▶ [EXERCISE]:
Nothing outside the stretch is wanted. Repeat exactly the lines of the listing below from the one that contains "Riverfield Construction, a" through the one that contains "stop-work orders: 2", both ends included.

▶ [SUPPLIED RECORDS]:
'''

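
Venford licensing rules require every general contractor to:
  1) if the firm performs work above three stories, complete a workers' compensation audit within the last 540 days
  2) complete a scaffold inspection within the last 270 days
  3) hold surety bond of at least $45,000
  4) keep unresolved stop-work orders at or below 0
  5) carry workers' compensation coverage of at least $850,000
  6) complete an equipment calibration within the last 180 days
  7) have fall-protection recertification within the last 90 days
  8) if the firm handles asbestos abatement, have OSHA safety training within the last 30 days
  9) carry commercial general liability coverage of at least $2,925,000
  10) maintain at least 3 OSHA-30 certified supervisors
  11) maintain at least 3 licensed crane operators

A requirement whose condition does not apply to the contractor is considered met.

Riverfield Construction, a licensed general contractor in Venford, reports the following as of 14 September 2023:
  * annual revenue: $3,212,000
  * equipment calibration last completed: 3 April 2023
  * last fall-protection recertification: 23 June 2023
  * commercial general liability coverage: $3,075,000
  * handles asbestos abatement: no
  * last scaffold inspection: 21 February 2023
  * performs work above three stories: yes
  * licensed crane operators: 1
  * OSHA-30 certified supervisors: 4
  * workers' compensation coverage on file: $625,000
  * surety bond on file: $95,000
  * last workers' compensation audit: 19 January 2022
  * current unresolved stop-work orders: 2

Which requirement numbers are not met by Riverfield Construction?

1. condition 'performs work above three stories' holds; workers' compensation audit 603 days ago vs limit 540 → not met
2. scaffold inspection 205 days ago vs limit 270 → met
3. surety bond $95,000 ≥ $45,000 → met
4. unresolved stop-work orders 2 > 0 → not met
5. workers' compensation coverage $625,000 < $850,000 → not met
6. equipment calibration 164 days ago vs limit 180 → met
7. fall-protection recertification 83 days ago vs limit 90 → met
8. condition 'handles asbestos abatement' does not hold → requirement n/a → met
9. commercial general liability coverage $3,075,000 ≥ $2,925,000 → met
10. OSHA-30 certified supervisors 4 ≥ 3 → met
11. licensed crane operators 1 < 3 → not met
Not met: 1, 4, 5, 11

1, 4, 5, 11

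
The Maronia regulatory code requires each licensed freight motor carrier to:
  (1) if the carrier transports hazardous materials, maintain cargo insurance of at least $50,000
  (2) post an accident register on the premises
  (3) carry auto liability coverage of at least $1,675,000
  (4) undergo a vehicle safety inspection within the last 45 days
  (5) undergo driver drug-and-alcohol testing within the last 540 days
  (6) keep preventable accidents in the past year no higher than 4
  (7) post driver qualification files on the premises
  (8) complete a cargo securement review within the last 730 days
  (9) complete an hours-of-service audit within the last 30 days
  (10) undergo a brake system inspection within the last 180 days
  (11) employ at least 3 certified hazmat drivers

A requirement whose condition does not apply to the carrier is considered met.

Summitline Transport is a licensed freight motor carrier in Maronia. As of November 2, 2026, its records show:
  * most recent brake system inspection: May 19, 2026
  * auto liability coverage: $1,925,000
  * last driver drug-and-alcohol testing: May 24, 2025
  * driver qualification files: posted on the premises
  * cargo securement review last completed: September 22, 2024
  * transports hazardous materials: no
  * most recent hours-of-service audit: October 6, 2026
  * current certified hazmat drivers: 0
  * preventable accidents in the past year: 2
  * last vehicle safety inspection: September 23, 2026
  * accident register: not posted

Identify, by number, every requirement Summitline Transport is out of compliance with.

2, 8, 11

1. condition 'transports hazardous materials' does not hold → requirement n/a → met
2. accident register absent → not met
3. auto liability coverage $1,925,000 ≥ $1,675,000 → met
4. vehicle safety inspection 40 days ago vs limit 45 → met
5. driver drug-and-alcohol testing 527 days ago vs limit 540 → met
6. preventable accidents in the past year 2 ≤ 4 → met
7. driver qualification files present → met
8. cargo securement review 771 days ago vs limit 730 → not met
9. hours-of-service audit 27 days ago vs limit 30 → met
10. brake system inspection 167 days ago vs limit 180 → met
11. certified hazmat drivers 0 < 3 → not met
Not met: 2, 8, 11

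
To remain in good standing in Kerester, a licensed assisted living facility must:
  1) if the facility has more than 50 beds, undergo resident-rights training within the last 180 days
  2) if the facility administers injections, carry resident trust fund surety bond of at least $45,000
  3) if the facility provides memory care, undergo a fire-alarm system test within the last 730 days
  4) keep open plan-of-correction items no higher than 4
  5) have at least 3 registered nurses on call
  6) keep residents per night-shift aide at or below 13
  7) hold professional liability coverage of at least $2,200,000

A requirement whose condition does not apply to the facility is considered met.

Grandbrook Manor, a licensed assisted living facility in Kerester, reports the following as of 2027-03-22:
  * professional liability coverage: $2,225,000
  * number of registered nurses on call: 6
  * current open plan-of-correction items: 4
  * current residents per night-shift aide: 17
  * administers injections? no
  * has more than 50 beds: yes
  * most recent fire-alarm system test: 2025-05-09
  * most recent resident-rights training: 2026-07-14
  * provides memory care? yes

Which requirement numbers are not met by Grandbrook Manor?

1. condition 'has more than 50 beds' holds; resident-rights training 251 days ago vs limit 180 → not met
2. condition 'administers injections' does not hold → requirement n/a → met
3. condition 'provides memory care' holds; fire-alarm system test 682 days ago vs limit 730 → met
4. open plan-of-correction items 4 ≤ 4 → met
5. registered nurses on call 6 ≥ 3 → met
6. residents per night-shift aide 17 > 13 → not met
7. professional liability coverage $2,225,000 ≥ $2,200,000 → met
Not met: 1, 6

1, 6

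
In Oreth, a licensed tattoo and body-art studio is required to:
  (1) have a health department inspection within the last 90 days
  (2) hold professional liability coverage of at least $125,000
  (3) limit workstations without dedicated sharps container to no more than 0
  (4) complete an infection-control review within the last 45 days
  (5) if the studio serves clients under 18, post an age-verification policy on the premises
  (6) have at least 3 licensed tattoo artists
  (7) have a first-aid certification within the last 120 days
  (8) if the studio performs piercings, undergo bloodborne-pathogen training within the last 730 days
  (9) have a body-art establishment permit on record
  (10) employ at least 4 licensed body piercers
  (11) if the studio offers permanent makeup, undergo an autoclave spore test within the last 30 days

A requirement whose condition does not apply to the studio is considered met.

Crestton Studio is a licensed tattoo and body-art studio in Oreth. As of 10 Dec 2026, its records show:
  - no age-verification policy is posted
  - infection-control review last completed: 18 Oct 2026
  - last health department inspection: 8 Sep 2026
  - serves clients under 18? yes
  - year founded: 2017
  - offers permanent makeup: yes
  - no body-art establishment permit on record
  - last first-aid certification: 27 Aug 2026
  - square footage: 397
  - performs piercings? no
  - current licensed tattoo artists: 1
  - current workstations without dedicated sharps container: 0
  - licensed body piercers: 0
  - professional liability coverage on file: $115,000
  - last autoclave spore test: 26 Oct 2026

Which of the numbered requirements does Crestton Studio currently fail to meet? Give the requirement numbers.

1, 2, 4, 5, 6, 9, 10, 11

1. health department inspection 93 days ago vs limit 90 → not met
2. professional liability coverage $115,000 < $125,000 → not met
3. workstations without dedicated sharps container 0 ≤ 0 → met
4. infection-control review 53 days ago vs limit 45 → not met
5. condition 'serves clients under 18' holds; age-verification policy absent → not met
6. licensed tattoo artists 1 < 3 → not met
7. first-aid certification 105 days ago vs limit 120 → met
8. condition 'performs piercings' does not hold → requirement n/a → met
9. body-art establishment permit absent → not met
10. licensed body piercers 0 < 4 → not met
11. condition 'offers permanent makeup' holds; autoclave spore test 45 days ago vs limit 30 → not met
Not met: 1, 2, 4, 5, 6, 9, 10, 11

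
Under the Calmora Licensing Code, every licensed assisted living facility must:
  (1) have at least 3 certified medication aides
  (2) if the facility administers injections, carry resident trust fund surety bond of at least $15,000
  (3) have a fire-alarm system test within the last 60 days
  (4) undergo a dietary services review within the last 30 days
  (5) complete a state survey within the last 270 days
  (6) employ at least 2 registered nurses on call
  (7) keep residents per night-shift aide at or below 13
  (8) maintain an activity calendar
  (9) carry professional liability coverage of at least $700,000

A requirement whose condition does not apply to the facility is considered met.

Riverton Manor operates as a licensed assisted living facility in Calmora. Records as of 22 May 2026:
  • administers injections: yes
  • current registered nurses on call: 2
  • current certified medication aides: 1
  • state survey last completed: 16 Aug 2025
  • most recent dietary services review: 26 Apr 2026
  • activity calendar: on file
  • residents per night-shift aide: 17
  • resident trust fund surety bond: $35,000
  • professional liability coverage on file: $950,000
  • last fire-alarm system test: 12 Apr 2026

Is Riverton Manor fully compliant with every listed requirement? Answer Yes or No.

No

1. certified medication aides 1 < 3 → not met
2. condition 'administers injections' holds; resident trust fund surety bond $35,000 ≥ $15,000 → met
3. fire-alarm system test 40 days ago vs limit 60 → met
4. dietary services review 26 days ago vs limit 30 → met
5. state survey 279 days ago vs limit 270 → not met
6. registered nurses on call 2 ≥ 2 → met
7. residents per night-shift aide 17 > 13 → not met
8. activity calendar present → met
9. professional liability coverage $950,000 ≥ $700,000 → met
Not met: 1, 5, 7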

'''

▶ [REPLY]:
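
Riverfield Construction, a licensed general contractor in Venford, reports the following as of 14 September 2023:
  * annual revenue: $3,212,000
  * equipment calibration last completed: 3 April 2023
  * last fall-protection recertification: 23 June 2023
  * commercial general liability coverage: $3,075,000
  * handles asbestos abatement: no
  * last scaffold inspection: 21 February 2023
  * performs work above three stories: yes
  * licensed crane operators: 1
  * OSHA-30 certified supervisors: 4
  * workers' compensation coverage on file: $625,000
  * surety bond on file: $95,000
  * last workers' compensation audit: 19 January 2022
  * current unresolved stop-work orders: 2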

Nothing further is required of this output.